» Work to be completed:
Copy out all lines from the material that contain the string "Answer".

» Input records:
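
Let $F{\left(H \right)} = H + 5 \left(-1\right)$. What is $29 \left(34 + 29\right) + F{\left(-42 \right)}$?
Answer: $1780$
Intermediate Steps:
$F{\left(H \right)} = -5 + H$ ($F{\left(H \right)} = H - 5 = -5 + H$)
$29 \left(34 + 29\right) + F{\left(-42 \right)} = 29 \left(34 + 29\right) - 47 = 29 \cdot 63 - 47 = 1827 - 47 = 1780$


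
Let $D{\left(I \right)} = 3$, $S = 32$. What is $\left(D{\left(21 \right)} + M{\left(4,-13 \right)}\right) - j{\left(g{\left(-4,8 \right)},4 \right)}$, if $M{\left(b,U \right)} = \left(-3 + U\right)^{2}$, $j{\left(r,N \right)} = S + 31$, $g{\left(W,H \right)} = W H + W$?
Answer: $196$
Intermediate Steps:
$g{\left(W,H \right)} = W + H W$ ($g{\left(W,H \right)} = H W + W = W + H W$)
$j{\left(r,N \right)} = 63$ ($j{\left(r,N \right)} = 32 + 31 = 63$)
$\left(D{\left(21 \right)} + M{\left(4,-13 \right)}\right) - j{\left(g{\left(-4,8 \right)},4 \right)} = \left(3 + \left(-3 - 13\right)^{2}\right) - 63 = \left(3 + \left(-16\right)^{2}\right) - 63 = \left(3 + 256\right) - 63 = 259 - 63 = 196$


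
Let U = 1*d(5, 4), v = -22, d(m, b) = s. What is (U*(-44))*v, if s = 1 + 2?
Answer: 2904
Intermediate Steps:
s = 3
d(m, b) = 3
U = 3 (U = 1*3 = 3)
(U*(-44))*v = (3*(-44))*(-22) = -132*(-22) = 2904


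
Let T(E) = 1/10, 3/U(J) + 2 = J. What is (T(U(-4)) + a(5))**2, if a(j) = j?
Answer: 2601/100 ≈ 26.010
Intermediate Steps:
U(J) = 3/(-2 + J)
T(E) = 1/10
(T(U(-4)) + a(5))**2 = (1/10 + 5)**2 = (51/10)**2 = 2601/100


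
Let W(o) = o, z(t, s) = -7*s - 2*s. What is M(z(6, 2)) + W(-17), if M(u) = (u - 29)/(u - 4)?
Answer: -327/22 ≈ -14.864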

» Solution below:
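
Answer: $1780$
Answer: $196$
Answer: 2904
Answer: 2601/100 ≈ 26.010
Answer: -327/22 ≈ -14.864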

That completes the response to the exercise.